_Your instructions_
Whichever lines of the entries hold the word "below" should be identified and copied.
Segment Start: Source records
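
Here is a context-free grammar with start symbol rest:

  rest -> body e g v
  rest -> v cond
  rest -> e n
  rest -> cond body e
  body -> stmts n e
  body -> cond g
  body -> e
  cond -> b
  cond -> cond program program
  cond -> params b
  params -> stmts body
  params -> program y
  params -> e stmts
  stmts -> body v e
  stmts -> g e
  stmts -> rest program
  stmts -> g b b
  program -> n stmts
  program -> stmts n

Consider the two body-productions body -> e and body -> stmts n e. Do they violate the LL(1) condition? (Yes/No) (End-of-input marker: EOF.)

Yes

FIRST(e) = { e } and FIRST(stmts n e) = { b, e, g, n, v }.
Both contain e, so the two alternatives are not disjoint — LL(1) conflict.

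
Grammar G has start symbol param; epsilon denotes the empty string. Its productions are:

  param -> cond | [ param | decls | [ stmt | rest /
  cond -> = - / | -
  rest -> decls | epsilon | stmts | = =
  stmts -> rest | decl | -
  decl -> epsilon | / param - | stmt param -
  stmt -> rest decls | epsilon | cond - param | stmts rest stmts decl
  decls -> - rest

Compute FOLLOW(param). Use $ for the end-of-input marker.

{ $, -, /, =, [ }

param is the start symbol, so $ ∈ FOLLOW(param).
In param -> [ param: param is at the end, add FOLLOW(param) = { $, -, /, =, [ }.
In decl -> / param -: add FIRST(-) = { - }.
In decl -> stmt param -: add FIRST(-) = { - }.
In stmt -> cond - param: param is at the end, add FOLLOW(stmt) = { $, -, /, =, [ }.
Union: FOLLOW(param) = { $, -, /, =, [ }.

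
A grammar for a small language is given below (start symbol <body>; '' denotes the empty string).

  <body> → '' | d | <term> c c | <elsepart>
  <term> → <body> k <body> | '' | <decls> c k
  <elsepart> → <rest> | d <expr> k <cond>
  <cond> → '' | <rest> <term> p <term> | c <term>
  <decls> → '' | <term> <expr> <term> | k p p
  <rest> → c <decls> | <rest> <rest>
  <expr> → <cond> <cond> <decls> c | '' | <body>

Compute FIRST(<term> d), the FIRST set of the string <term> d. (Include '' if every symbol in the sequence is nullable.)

{ c, d, k }

Add FIRST(<term>)\{''} = { c, d, k }; <term> is nullable, continue.
d is a terminal; add {d} and stop.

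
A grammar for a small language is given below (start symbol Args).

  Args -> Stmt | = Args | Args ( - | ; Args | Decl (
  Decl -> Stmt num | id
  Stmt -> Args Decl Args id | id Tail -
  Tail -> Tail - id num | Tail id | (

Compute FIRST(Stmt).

From Stmt -> Args Decl Args id: add FIRST(Args) = { ;, =, id }.
Stmt -> id Tail - contributes {id}.
Union: FIRST(Stmt) = { ;, =, id }.

{ ;, =, id }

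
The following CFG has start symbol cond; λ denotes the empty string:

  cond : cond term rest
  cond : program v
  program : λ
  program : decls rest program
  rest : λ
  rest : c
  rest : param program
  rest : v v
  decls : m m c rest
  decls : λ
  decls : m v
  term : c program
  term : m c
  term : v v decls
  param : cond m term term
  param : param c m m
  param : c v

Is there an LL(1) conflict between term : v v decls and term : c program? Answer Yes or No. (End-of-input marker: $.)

FIRST(v v decls) = { v } and FIRST(c program) = { c }.
The FIRST sets are disjoint and neither alternative is nullable — no conflict.

No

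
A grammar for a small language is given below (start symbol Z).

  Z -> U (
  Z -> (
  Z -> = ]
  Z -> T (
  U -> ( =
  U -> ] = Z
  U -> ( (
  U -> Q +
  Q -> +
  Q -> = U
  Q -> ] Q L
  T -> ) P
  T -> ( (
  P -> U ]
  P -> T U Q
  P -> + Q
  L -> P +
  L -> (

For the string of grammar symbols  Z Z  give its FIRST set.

Add FIRST(Z) = { (, ), +, =, ] }; Z is not nullable, stop.

{ (, ), +, =, ] }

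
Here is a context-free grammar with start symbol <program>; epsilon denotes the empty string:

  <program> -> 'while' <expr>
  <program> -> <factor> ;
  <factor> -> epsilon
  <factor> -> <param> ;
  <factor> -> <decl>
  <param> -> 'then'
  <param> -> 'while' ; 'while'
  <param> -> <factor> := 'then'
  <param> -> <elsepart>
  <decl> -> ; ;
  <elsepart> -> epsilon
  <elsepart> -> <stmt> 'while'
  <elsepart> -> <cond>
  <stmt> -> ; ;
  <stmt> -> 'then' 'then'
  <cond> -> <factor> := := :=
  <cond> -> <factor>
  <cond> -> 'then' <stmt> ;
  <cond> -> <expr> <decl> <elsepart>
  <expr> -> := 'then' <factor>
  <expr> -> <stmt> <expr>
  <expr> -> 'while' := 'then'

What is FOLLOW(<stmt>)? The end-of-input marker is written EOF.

{ 'then', 'while', :=, ; }

In <elsepart> -> <stmt> 'while': add FIRST('while') = { 'while' }.
In <cond> -> 'then' <stmt> ;: add FIRST(;) = { ; }.
In <expr> -> <stmt> <expr>: add FIRST(<expr>) = { 'then', 'while', :=, ; }.
Union: FOLLOW(<stmt>) = { 'then', 'while', :=, ; }.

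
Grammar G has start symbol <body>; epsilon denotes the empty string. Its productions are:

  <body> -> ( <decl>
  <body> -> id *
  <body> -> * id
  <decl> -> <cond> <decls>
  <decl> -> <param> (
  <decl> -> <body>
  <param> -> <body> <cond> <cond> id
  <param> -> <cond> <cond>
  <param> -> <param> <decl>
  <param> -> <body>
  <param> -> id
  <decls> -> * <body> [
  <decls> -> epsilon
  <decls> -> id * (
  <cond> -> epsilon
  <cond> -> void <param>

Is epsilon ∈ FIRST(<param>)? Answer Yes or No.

<param> -> <cond> <cond> and each of <cond>, <cond> is nullable, so <param> ⇒* epsilon.

Yes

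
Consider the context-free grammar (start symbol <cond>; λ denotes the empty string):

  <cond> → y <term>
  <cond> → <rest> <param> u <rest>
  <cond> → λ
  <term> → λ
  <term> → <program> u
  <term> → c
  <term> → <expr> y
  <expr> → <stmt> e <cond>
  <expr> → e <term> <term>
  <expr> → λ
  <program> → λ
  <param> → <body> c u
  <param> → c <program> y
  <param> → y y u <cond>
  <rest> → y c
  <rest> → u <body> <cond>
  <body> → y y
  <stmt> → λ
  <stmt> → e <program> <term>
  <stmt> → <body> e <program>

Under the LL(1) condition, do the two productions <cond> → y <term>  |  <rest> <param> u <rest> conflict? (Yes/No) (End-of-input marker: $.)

FIRST(y <term>) = { y } and FIRST(<rest> <param> u <rest>) = { u, y }.
Both contain y, so the two alternatives are not disjoint — LL(1) conflict.

Yes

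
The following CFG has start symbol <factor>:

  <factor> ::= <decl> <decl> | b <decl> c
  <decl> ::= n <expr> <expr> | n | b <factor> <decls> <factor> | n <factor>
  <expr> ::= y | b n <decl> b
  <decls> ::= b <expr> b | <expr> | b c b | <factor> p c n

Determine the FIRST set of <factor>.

From <factor> ::= <decl> <decl>: add FIRST(<decl>) = { b, n }.
<factor> ::= b <decl> c contributes {b}.
Union: FIRST(<factor>) = { b, n }.

{ b, n }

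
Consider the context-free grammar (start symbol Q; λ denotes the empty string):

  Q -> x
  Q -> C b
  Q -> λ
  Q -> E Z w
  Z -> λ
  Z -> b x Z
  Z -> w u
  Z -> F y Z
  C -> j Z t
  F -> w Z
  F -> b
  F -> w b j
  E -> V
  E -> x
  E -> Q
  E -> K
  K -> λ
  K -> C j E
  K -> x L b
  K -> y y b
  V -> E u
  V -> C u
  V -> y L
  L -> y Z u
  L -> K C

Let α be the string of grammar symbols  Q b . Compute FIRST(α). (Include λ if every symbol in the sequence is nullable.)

Add FIRST(Q)\{λ} = { b, j, u, w, x, y }; Q is nullable, continue.
b is a terminal; add {b} and stop.

{ b, j, u, w, x, y }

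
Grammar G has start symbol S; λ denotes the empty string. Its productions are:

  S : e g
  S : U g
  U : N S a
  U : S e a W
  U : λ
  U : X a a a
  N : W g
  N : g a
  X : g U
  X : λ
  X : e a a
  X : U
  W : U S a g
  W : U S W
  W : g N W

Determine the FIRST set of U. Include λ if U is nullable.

{ a, e, g, λ }

From U : N S a: add FIRST(N) = { a, e, g }.
From U : S e a W: add FIRST(S) = { a, e, g }.
U : λ contributes λ.
From U : X a a a: X nullable, take FIRST(X) ∪ {a} = { a, e, g }.
Union: FIRST(U) = { a, e, g, λ }.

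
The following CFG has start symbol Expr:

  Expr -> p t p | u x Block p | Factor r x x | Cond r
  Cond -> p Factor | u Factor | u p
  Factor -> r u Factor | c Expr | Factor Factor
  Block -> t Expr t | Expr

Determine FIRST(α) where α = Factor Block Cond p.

{ c, r }

Add FIRST(Factor) = { c, r }; Factor is not nullable, stop.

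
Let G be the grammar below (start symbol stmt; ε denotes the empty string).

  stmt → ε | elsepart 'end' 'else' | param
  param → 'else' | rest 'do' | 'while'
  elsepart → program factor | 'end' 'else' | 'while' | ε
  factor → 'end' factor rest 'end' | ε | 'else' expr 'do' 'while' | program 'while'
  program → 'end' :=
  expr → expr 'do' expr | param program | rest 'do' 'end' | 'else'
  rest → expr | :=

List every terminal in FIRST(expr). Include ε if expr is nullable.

From expr → expr 'do' expr: add FIRST(expr) = { 'else', 'while', := }.
From expr → param program: add FIRST(param) = { 'else', 'while', := }.
From expr → rest 'do' 'end': add FIRST(rest) = { 'else', 'while', := }.
expr → 'else' contributes {'else'}.
Union: FIRST(expr) = { 'else', 'while', := }.

{ 'else', 'while', := }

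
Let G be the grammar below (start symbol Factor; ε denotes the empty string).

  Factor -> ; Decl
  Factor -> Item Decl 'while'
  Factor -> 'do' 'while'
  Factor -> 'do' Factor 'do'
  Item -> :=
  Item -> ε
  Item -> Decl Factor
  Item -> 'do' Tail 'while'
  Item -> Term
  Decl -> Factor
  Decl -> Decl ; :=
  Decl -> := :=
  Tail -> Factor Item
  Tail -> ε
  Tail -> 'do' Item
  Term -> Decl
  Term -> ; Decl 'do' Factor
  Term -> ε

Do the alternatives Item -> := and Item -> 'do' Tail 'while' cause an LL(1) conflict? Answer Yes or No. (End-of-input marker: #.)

No

FIRST(:=) = { := } and FIRST('do' Tail 'while') = { 'do' }.
The FIRST sets are disjoint and neither alternative is nullable — no conflict.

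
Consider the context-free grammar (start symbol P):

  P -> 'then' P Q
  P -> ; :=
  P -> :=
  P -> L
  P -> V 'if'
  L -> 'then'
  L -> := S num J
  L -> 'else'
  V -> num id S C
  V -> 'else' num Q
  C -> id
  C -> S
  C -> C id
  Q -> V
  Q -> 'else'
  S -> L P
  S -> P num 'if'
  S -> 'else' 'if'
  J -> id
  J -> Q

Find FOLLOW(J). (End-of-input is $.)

In L -> := S num J: J is at the end, add FOLLOW(L) = { $, 'else', 'if', 'then', :=, ;, id, num }.
Union: FOLLOW(J) = { $, 'else', 'if', 'then', :=, ;, id, num }.

{ $, 'else', 'if', 'then', :=, ;, id, num }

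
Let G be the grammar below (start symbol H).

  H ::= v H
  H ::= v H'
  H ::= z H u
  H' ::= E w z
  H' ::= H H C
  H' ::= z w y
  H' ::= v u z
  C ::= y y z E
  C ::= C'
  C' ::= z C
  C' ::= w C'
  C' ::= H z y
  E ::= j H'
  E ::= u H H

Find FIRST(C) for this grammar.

{ v, w, y, z }

C ::= y y z E contributes {y}.
From C ::= C': add FIRST(C') = { v, w, z }.
Union: FIRST(C) = { v, w, y, z }.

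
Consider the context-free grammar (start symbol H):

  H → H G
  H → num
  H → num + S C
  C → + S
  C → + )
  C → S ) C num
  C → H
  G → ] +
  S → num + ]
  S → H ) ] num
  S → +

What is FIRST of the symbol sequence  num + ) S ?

{ num }

num is a terminal; add {num} and stop.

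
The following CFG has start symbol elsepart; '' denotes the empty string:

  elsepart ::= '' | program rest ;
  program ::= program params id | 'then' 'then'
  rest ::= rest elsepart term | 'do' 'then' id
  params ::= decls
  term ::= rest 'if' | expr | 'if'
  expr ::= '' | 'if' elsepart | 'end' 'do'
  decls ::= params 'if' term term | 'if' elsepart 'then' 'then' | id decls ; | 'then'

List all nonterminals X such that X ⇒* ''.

Directly nullable (have an ''-production): elsepart, expr.
term ::= expr with every symbol nullable, so term is nullable.
No other nonterminal has a production whose RHS symbols are all nullable.

{ elsepart, expr, term }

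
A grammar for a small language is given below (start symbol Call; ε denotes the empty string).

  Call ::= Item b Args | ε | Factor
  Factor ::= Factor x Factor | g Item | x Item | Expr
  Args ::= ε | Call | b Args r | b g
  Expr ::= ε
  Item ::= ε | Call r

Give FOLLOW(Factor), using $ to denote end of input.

In Call ::= Factor: Factor is at the end, add FOLLOW(Call) = { $, r }.
In Factor ::= Factor x Factor: add FIRST(x Factor) = { x }.
In Factor ::= Factor x Factor: Factor is at the end, add FOLLOW(Factor) = { $, r, x }.
Union: FOLLOW(Factor) = { $, r, x }.

{ $, r, x }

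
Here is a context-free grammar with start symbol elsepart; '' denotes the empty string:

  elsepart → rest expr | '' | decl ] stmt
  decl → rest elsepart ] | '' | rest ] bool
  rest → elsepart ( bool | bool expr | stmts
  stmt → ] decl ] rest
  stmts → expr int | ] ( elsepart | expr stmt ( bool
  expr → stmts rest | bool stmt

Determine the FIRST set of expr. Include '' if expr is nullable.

{ ], bool }

From expr → stmts rest: add FIRST(stmts) = { ], bool }.
expr → bool stmt contributes {bool}.
Union: FIRST(expr) = { ], bool }.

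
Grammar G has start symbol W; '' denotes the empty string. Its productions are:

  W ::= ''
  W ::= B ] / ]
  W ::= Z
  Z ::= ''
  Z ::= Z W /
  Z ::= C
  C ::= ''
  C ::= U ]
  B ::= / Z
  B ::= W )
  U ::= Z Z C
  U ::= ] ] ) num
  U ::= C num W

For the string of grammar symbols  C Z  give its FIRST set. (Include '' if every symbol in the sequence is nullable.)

Add FIRST(C)\{''} = { ), /, ], num }; C is nullable, continue.
Add FIRST(Z)\{''} = { ), /, ], num }; Z is nullable, continue.
Every symbol is nullable, so include ''.

{ ), /, ], num, '' }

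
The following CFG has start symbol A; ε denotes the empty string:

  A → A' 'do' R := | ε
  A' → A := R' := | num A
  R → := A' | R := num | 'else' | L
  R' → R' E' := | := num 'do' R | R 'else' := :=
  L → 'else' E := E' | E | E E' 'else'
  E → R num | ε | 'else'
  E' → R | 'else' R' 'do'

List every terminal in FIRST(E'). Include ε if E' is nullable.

From E' → R: add FIRST(R) = { 'else', :=, num, ε } (including ε since R is nullable).
E' → 'else' R' 'do' contributes {'else'}.
Union: FIRST(E') = { 'else', :=, num, ε }.

{ 'else', :=, num, ε }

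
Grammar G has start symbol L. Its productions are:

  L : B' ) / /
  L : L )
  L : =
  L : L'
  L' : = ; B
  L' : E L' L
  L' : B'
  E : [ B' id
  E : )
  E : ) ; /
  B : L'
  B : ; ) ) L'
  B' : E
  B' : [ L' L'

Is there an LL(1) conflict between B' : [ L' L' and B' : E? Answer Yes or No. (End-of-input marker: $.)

FIRST([ L' L') = { [ } and FIRST(E) = { ), [ }.
Both contain [, so the two alternatives are not disjoint — LL(1) conflict.

Yes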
Segment End: Source records
_Answer to the problem_
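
A grammar for a small language is given below (start symbol <body>; '' denotes the empty string).
A grammar for a small language is given below (start symbol Args).
A grammar for a small language is given below (start symbol Z).
Let G be the grammar below (start symbol stmt; ε denotes the empty string).
Let G be the grammar below (start symbol Factor; ε denotes the empty string).
Let G be the grammar below (start symbol H).
A grammar for a small language is given below (start symbol Call; ε denotes the empty string).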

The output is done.